Collection entries:
* * *
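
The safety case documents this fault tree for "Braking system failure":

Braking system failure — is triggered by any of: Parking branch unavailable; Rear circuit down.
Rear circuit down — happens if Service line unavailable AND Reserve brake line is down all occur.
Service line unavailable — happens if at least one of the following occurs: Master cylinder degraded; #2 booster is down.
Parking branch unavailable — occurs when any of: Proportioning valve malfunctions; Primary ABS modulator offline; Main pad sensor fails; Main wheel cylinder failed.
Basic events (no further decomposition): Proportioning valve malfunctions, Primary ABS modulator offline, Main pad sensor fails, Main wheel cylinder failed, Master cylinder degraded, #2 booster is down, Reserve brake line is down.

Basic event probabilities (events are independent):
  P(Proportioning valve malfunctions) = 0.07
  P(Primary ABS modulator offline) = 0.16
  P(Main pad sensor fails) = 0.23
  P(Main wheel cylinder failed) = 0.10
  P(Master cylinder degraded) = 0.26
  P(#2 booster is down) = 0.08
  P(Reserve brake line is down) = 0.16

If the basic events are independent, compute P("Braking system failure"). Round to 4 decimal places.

P(Parking branch unavailable) [OR] = 1 − (1−0.07) × (1−0.16) × (1−0.23) × (1−0.10) = 0.458628
P(Service line unavailable) [OR] = 1 − (1−0.26) × (1−0.08) = 0.319200
P(Rear circuit down) [AND] = 0.319200 × 0.16 = 0.051072
P(Braking system failure) [OR] = 1 − (1−0.458628) × (1−0.051072) = 0.486277
Rounded to 4 decimal places: P(Braking system failure) ≈ 0.4863.

0.4863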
* * *
-- Exercise goal --
Restate each record above exactly, leaving nothing out.

-- Written reply --
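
The safety case documents this fault tree for "Braking system failure":

Braking system failure — is triggered by any of: Parking branch unavailable; Rear circuit down.
Rear circuit down — happens if Service line unavailable AND Reserve brake line is down all occur.
Service line unavailable — happens if at least one of the following occurs: Master cylinder degraded; #2 booster is down.
Parking branch unavailable — occurs when any of: Proportioning valve malfunctions; Primary ABS modulator offline; Main pad sensor fails; Main wheel cylinder failed.
Basic events (no further decomposition): Proportioning valve malfunctions, Primary ABS modulator offline, Main pad sensor fails, Main wheel cylinder failed, Master cylinder degraded, #2 booster is down, Reserve brake line is down.

Basic event probabilities (events are independent):
  P(Proportioning valve malfunctions) = 0.07
  P(Primary ABS modulator offline) = 0.16
  P(Main pad sensor fails) = 0.23
  P(Main wheel cylinder failed) = 0.10
  P(Master cylinder degraded) = 0.26
  P(#2 booster is down) = 0.08
  P(Reserve brake line is down) = 0.16

If the basic events are independent, compute P("Braking system failure"). Round to 4 decimal places.

P(Parking branch unavailable) [OR] = 1 − (1−0.07) × (1−0.16) × (1−0.23) × (1−0.10) = 0.458628
P(Service line unavailable) [OR] = 1 − (1−0.26) × (1−0.08) = 0.319200
P(Rear circuit down) [AND] = 0.319200 × 0.16 = 0.051072
P(Braking system failure) [OR] = 1 − (1−0.458628) × (1−0.051072) = 0.486277
Rounded to 4 decimal places: P(Braking system failure) ≈ 0.4863.

0.4863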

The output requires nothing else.